EXERCISE DATA Start Marker

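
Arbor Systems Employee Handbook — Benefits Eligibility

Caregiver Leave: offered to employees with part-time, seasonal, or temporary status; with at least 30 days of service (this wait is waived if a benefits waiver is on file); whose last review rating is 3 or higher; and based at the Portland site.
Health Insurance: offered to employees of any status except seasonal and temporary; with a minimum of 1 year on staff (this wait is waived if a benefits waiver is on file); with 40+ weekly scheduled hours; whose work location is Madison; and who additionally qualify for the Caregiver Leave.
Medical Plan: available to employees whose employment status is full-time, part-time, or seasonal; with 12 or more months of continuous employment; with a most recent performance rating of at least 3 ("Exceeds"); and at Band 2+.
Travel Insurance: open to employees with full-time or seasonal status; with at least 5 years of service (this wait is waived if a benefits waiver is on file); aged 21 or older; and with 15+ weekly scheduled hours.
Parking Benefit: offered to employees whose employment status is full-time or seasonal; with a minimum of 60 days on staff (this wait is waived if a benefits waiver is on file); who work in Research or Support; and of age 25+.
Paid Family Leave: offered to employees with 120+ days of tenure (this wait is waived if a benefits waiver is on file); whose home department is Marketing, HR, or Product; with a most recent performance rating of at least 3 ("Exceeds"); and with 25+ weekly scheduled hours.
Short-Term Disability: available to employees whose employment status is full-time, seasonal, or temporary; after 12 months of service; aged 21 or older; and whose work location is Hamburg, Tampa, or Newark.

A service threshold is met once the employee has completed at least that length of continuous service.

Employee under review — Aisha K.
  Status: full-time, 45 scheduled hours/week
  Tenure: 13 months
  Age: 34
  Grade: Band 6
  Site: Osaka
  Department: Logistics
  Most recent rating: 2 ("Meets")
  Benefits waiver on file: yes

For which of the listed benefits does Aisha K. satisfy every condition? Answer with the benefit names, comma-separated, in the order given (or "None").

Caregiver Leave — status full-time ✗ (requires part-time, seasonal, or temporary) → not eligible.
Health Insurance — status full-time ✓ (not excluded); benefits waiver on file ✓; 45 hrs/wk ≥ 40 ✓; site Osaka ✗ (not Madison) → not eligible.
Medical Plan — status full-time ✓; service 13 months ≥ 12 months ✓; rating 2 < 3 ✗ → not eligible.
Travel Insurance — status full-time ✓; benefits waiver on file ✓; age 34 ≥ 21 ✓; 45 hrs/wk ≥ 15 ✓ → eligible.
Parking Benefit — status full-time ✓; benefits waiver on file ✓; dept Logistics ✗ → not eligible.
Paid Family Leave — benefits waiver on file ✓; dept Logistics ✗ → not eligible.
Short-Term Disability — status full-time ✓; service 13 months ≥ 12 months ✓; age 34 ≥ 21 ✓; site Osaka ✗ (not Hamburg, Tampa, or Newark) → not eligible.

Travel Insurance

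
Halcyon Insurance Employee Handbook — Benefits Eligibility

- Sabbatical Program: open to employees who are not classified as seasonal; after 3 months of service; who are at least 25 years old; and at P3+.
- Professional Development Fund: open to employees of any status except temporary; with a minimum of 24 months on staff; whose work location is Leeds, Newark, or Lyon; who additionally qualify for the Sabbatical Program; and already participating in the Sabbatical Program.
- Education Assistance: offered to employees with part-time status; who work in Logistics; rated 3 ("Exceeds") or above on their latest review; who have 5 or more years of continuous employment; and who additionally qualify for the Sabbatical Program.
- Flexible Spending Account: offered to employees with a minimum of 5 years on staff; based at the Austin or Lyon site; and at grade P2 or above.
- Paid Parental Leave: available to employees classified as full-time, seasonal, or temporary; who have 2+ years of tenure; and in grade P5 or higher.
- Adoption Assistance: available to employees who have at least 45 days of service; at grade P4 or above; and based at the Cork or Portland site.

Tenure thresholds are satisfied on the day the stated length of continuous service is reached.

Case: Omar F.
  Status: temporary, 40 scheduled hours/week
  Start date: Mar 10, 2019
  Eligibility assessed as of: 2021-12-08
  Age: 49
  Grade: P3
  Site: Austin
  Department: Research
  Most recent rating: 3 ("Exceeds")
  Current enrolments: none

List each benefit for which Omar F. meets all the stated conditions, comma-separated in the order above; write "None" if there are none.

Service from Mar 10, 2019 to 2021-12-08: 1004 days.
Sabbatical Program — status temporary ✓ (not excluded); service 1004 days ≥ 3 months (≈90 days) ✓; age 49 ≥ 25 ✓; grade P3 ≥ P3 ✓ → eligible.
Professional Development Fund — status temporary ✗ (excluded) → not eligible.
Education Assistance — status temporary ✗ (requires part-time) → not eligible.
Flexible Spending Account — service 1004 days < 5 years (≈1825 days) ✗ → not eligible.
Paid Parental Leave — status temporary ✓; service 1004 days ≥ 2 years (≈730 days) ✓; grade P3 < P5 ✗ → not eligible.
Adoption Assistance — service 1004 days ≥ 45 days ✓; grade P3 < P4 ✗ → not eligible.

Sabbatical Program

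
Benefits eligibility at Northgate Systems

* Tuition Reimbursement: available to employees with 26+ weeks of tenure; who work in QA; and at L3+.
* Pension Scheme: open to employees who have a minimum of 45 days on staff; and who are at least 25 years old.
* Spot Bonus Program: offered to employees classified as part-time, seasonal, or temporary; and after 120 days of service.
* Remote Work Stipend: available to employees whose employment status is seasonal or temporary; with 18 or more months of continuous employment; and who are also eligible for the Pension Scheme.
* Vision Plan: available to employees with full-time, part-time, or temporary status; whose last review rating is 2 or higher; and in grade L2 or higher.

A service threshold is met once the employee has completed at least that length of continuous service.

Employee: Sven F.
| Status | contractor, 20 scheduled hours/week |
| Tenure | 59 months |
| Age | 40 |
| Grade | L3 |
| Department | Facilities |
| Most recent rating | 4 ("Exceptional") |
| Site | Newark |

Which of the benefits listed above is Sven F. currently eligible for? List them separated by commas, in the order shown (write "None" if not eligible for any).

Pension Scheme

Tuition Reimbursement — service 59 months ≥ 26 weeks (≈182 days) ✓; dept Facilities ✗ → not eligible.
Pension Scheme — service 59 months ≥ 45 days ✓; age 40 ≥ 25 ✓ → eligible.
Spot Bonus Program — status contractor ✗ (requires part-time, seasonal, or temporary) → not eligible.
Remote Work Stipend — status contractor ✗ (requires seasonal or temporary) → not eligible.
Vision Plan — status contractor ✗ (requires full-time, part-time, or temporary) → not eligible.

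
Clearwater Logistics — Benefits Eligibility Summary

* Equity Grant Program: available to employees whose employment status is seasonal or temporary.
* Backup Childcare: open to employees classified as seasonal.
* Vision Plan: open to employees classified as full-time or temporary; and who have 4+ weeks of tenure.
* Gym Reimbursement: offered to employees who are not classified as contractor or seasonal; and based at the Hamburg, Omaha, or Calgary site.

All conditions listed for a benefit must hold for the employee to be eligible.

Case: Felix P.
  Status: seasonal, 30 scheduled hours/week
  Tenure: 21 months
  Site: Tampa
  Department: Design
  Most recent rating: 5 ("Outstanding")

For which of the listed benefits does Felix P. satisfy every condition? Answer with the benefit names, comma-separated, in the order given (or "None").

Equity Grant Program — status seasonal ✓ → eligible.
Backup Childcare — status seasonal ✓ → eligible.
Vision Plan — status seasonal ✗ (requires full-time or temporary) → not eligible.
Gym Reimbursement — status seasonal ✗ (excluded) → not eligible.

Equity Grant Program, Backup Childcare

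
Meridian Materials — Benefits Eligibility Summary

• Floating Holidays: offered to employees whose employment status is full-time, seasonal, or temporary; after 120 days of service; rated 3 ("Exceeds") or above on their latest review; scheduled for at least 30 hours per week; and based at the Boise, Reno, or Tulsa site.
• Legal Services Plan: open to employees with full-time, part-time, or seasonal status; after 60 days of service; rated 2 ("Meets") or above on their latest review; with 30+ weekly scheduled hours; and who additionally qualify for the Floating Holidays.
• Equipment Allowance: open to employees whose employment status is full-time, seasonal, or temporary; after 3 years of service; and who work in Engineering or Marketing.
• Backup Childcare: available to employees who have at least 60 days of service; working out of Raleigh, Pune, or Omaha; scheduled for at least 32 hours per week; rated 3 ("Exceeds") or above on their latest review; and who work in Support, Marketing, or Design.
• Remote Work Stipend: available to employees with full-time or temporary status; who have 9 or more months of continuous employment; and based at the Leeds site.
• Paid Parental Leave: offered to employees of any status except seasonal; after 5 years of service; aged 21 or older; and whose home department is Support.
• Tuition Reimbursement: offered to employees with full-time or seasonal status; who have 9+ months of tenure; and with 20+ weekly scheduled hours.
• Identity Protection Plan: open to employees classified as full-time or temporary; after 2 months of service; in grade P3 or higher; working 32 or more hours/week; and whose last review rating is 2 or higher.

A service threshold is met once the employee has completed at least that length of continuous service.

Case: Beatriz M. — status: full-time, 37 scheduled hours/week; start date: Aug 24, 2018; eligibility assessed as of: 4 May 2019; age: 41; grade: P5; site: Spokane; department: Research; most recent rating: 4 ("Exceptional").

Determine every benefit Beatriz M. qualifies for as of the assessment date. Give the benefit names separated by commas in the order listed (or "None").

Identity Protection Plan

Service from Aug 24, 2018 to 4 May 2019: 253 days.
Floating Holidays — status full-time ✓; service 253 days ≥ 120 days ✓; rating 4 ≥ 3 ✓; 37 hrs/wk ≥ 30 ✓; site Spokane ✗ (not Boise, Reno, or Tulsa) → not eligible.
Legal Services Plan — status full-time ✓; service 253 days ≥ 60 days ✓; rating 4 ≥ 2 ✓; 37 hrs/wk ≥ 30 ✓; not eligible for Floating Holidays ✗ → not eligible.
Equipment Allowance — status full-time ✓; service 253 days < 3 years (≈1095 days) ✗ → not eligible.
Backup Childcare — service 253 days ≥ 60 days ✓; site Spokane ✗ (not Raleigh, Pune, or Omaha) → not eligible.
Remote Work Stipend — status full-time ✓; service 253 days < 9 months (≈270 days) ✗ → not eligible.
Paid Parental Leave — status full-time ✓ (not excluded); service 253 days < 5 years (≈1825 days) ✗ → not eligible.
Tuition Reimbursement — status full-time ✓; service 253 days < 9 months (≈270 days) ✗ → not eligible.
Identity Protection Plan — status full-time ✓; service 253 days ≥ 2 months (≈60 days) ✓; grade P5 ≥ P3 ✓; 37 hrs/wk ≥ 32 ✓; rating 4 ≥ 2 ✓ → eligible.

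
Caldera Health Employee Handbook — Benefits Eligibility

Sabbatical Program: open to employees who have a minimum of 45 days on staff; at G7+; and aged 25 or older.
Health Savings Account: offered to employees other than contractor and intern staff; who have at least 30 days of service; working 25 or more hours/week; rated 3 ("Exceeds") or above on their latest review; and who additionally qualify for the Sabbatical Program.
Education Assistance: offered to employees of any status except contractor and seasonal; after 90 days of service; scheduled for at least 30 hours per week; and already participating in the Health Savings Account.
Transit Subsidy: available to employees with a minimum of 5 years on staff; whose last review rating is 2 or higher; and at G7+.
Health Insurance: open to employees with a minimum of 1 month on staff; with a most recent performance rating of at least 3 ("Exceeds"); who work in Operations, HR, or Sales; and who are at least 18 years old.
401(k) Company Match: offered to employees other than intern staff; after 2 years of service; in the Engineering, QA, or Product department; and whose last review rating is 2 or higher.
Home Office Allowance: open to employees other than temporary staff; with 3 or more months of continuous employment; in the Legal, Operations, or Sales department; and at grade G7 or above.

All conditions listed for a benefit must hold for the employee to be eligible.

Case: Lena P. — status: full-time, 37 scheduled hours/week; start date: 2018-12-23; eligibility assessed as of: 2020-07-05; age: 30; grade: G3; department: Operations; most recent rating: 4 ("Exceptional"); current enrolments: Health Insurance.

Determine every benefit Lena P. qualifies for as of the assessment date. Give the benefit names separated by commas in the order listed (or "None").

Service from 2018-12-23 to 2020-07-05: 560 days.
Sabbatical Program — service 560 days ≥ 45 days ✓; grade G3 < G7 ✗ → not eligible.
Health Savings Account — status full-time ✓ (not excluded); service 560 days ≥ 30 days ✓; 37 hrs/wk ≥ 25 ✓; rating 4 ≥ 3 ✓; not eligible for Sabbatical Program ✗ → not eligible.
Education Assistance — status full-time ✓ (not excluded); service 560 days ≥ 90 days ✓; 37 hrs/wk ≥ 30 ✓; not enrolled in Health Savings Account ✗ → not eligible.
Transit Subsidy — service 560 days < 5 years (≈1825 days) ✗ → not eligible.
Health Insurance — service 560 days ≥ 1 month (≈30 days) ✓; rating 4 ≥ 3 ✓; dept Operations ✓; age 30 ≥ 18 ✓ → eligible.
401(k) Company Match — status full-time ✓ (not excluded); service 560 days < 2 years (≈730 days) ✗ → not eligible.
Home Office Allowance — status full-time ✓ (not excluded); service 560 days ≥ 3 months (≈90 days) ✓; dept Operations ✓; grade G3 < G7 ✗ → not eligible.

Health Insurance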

EXERCISE DATA End Marker

#### ABOUT THIS EXERCISE
Extract from the listing above the lines between the line containing "Tenure: 21 months" and the line containing "the Floating Holidays.", keeping both of those lines. Output nothing else.

#### REPLY
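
  Tenure: 21 months
  Site: Tampa
  Department: Design
  Most recent rating: 5 ("Outstanding")

For which of the listed benefits does Felix P. satisfy every condition? Answer with the benefit names, comma-separated, in the order given (or "None").

Equity Grant Program — status seasonal ✓ → eligible.
Backup Childcare — status seasonal ✓ → eligible.
Vision Plan — status seasonal ✗ (requires full-time or temporary) → not eligible.
Gym Reimbursement — status seasonal ✗ (excluded) → not eligible.

Equity Grant Program, Backup Childcare

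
Meridian Materials — Benefits Eligibility Summary

• Floating Holidays: offered to employees whose employment status is full-time, seasonal, or temporary; after 120 days of service; rated 3 ("Exceeds") or above on their latest review; scheduled for at least 30 hours per week; and based at the Boise, Reno, or Tulsa site.
• Legal Services Plan: open to employees with full-time, part-time, or seasonal status; after 60 days of service; rated 2 ("Meets") or above on their latest review; with 30+ weekly scheduled hours; and who additionally qualify for the Floating Holidays.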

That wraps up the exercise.